# EXERCISE DESCRIPTION:
Every line from the one with "In one chair conformer" to the end of the entries, both included, is to be copied exactly; the other lines stay out.

BEGIN EXCERPTED DATA

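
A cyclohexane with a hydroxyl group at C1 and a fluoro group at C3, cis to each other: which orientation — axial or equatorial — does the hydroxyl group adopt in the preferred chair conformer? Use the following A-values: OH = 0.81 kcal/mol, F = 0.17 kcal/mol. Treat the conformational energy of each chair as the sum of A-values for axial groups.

equatorial

C1 and C3 have the same parity, so for the cis isomer the two substituents are e,e in one chair and a,a in the other.
Chair I (hydroxyl axial, fluoro axial): E = 0.98 kcal/mol.
Chair II (hydroxyl equatorial, fluoro equatorial): E = 0.00 kcal/mol.
Chair II is the more stable (lower-energy) conformer, and in that chair the hydroxyl group is equatorial.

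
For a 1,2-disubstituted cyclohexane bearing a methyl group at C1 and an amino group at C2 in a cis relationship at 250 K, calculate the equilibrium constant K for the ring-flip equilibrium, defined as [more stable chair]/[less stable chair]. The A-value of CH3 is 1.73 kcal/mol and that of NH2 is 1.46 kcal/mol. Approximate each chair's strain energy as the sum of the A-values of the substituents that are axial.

K ≈ 1.72

C1 and C2 have opposite parity, so for the cis isomer the two substituents are one axial and one equatorial in each chair.
Chair I (methyl axial, amino equatorial): E = 1.73 kcal/mol; chair II (methyl equatorial, amino axial): E = 1.46 kcal/mol.
ΔG = 0.27 kcal/mol between the two chairs.
K = exp(ΔG/RT) with R = 1.987×10⁻³ kcal mol⁻¹ K⁻¹ and T = 250 K gives K ≈ 1.72.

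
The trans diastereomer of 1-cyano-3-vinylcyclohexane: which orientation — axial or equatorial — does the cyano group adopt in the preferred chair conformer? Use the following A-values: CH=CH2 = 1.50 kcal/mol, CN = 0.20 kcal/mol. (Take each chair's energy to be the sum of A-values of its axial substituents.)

C1 and C3 have the same parity, so for the trans isomer the two substituents are one axial and one equatorial in each chair.
Chair I (vinyl axial, cyano equatorial): E = 1.50 kcal/mol.
Chair II (vinyl equatorial, cyano axial): E = 0.20 kcal/mol.
Chair II is the more stable (lower-energy) conformer, and in that chair the cyano group is axial.

axial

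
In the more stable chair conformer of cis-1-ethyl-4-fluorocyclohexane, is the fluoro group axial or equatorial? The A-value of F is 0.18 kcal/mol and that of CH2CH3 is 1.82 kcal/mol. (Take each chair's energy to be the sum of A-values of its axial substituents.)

C1 and C4 have opposite parity, so for the cis isomer the two substituents are one axial and one equatorial in each chair.
Chair I (fluoro axial, ethyl equatorial): E = 0.18 kcal/mol.
Chair II (fluoro equatorial, ethyl axial): E = 1.82 kcal/mol.
Chair I is the more stable (lower-energy) conformer, and in that chair the fluoro group is axial.

axial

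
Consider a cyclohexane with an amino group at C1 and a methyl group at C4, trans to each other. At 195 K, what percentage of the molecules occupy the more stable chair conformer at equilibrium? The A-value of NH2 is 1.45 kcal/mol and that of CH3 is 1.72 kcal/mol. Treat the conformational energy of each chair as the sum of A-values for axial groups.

100.0%

C1 and C4 have opposite parity, so for the trans isomer the two substituents are e,e in one chair and a,a in the other.
Chair I (amino axial, methyl axial): E = 3.17 kcal/mol; chair II (amino equatorial, methyl equatorial): E = 0.00 kcal/mol.
ΔG = 3.17 kcal/mol between the two chairs.
K = exp(ΔG/RT) with R = 1.987×10⁻³ kcal mol⁻¹ K⁻¹ and T = 195 K gives K ≈ 3.57e+03.
Fraction in the lower-energy chair = K/(K+1) = 100.0%.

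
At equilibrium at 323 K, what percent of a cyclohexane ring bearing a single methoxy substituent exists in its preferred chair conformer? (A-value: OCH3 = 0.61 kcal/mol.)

One chair has the methoxy group axial (E = 0.61 kcal/mol) and the other has it equatorial (E = 0).
ΔG = 0.61 kcal/mol between the two chairs.
K = exp(ΔG/RT) with R = 1.987×10⁻³ kcal mol⁻¹ K⁻¹ and T = 323 K gives K ≈ 2.59.
Fraction in the lower-energy chair = K/(K+1) = 72.1%.

72.1%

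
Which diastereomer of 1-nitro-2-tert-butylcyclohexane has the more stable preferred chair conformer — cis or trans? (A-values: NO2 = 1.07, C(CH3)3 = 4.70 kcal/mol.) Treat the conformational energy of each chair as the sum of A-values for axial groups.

At 1,2 positions (parity opposite): cis → (a,e or e,a); trans → (e,e or a,a).
Best chair for cis: E = 1.07 kcal/mol; best chair for trans: E = 0.00 kcal/mol.
The trans isomer is lower by 1.07 kcal/mol.

trans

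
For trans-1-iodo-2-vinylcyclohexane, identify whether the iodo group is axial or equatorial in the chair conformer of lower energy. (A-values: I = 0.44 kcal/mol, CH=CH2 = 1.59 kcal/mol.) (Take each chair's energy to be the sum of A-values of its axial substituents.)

equatorial

C1 and C2 have opposite parity, so for the trans isomer the two substituents are e,e in one chair and a,a in the other.
Chair I (iodo axial, vinyl axial): E = 2.03 kcal/mol.
Chair II (iodo equatorial, vinyl equatorial): E = 0.00 kcal/mol.
Chair II is the more stable (lower-energy) conformer, and in that chair the iodo group is equatorial.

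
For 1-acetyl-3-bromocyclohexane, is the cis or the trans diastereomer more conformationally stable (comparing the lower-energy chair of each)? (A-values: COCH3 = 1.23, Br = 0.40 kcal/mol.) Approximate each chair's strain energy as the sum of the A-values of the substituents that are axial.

cis

At 1,3 positions (parity same): cis → (e,e or a,a); trans → (a,e or e,a).
Best chair for cis: E = 0.00 kcal/mol; best chair for trans: E = 0.40 kcal/mol.
The cis isomer is lower by 0.40 kcal/mol.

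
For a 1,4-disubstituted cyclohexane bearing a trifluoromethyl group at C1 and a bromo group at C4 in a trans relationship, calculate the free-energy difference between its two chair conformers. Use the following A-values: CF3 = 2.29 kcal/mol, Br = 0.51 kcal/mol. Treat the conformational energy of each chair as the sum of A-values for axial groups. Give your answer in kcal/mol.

2.80 kcal/mol

C1 and C4 have opposite parity, so for the trans isomer the two substituents are e,e in one chair and a,a in the other.
Chair I (trifluoromethyl axial, bromo axial): E = 2.80 kcal/mol.
Chair II (trifluoromethyl equatorial, bromo equatorial): E = 0.00 kcal/mol.
ΔE = 2.80 − 0.00 = 2.80 kcal/mol; chair II is more stable.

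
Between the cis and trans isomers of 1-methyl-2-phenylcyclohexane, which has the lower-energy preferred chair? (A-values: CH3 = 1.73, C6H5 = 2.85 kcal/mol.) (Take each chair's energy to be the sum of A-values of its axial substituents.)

trans

At 1,2 positions (parity opposite): cis → (a,e or e,a); trans → (e,e or a,a).
Best chair for cis: E = 1.73 kcal/mol; best chair for trans: E = 0.00 kcal/mol.
The trans isomer is lower by 1.73 kcal/mol.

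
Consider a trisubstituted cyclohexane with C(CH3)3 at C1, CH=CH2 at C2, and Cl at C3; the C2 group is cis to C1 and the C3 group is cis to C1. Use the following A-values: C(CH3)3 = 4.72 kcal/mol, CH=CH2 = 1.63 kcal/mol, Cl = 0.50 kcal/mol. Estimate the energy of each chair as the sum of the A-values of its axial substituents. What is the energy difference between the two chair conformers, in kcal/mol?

Chair I (tert-butyl axial, vinyl equatorial, chloro axial): E = 5.22 kcal/mol.
Chair II (tert-butyl equatorial, vinyl axial, chloro equatorial): E = 1.63 kcal/mol.
ΔE = 5.22 − 1.63 = 3.59 kcal/mol; chair II is more stable.

3.59 kcal/mol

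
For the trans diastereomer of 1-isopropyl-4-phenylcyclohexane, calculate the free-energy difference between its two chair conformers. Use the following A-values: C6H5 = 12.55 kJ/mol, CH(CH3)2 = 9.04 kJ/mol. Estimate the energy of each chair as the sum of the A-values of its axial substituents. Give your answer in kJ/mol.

C1 and C4 have opposite parity, so for the trans isomer the two substituents are e,e in one chair and a,a in the other.
Chair I (phenyl axial, isopropyl axial): E = 21.59 kJ/mol.
Chair II (phenyl equatorial, isopropyl equatorial): E = 0.00 kJ/mol.
ΔE = 21.59 − 0.00 = 21.59 kJ/mol; chair II is more stable.

21.59 kJ/mol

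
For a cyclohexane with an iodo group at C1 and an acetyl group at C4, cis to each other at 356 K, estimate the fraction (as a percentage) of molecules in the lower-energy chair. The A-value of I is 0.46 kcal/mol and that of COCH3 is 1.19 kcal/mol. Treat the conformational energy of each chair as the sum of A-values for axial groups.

C1 and C4 have opposite parity, so for the cis isomer the two substituents are one axial and one equatorial in each chair.
Chair I (iodo axial, acetyl equatorial): E = 0.46 kcal/mol; chair II (iodo equatorial, acetyl axial): E = 1.19 kcal/mol.
ΔG = 0.73 kcal/mol between the two chairs.
K = exp(ΔG/RT) with R = 1.987×10⁻³ kcal mol⁻¹ K⁻¹ and T = 356 K gives K ≈ 2.81.
Fraction in the lower-energy chair = K/(K+1) = 73.7%.

73.7%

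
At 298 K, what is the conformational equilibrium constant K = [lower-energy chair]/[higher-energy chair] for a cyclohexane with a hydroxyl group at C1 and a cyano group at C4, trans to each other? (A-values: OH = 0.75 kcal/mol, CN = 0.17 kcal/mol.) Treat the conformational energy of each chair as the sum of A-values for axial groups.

C1 and C4 have opposite parity, so for the trans isomer the two substituents are e,e in one chair and a,a in the other.
Chair I (hydroxyl axial, cyano axial): E = 0.92 kcal/mol; chair II (hydroxyl equatorial, cyano equatorial): E = 0.00 kcal/mol.
ΔG = 0.92 kcal/mol between the two chairs.
K = exp(ΔG/RT) with R = 1.987×10⁻³ kcal mol⁻¹ K⁻¹ and T = 298 K gives K ≈ 4.73.

K ≈ 4.73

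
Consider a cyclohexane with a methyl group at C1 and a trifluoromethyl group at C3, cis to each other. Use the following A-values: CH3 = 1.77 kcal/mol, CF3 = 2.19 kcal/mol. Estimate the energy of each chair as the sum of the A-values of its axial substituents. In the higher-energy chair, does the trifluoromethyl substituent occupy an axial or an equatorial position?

axial

C1 and C3 have the same parity, so for the cis isomer the two substituents are e,e in one chair and a,a in the other.
Chair I (methyl axial, trifluoromethyl axial): E = 3.96 kcal/mol.
Chair II (methyl equatorial, trifluoromethyl equatorial): E = 0.00 kcal/mol.
Chair I is the less stable (higher-energy) conformer, and in that chair the trifluoromethyl group is axial.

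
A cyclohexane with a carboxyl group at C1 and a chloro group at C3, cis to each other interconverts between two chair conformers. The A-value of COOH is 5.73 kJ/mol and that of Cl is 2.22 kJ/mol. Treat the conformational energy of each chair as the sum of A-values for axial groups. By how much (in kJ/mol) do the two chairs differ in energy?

C1 and C3 have the same parity, so for the cis isomer the two substituents are e,e in one chair and a,a in the other.
Chair I (carboxyl axial, chloro axial): E = 7.95 kJ/mol.
Chair II (carboxyl equatorial, chloro equatorial): E = 0.00 kJ/mol.
ΔE = 7.95 − 0.00 = 7.95 kJ/mol; chair II is more stable.

7.95 kJ/mol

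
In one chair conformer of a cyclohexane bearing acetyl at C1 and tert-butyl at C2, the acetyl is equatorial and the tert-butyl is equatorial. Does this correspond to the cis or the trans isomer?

C1 and C2 have opposite parity, so their axial bonds point in opposite directions.
With opposite-parity carbons, two substituents on the same face are one axial and one equatorial; opposite faces give both axial or both equatorial.
Here the groups are equatorial/equatorial → opposite face → trans.

trans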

END EXCERPTED DATA

# EXPECTED ANSWER:
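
In one chair conformer of a cyclohexane bearing acetyl at C1 and tert-butyl at C2, the acetyl is equatorial and the tert-butyl is equatorial. Does this correspond to the cis or the trans isomer?

C1 and C2 have opposite parity, so their axial bonds point in opposite directions.
With opposite-parity carbons, two substituents on the same face are one axial and one equatorial; opposite faces give both axial or both equatorial.
Here the groups are equatorial/equatorial → opposite face → trans.

trans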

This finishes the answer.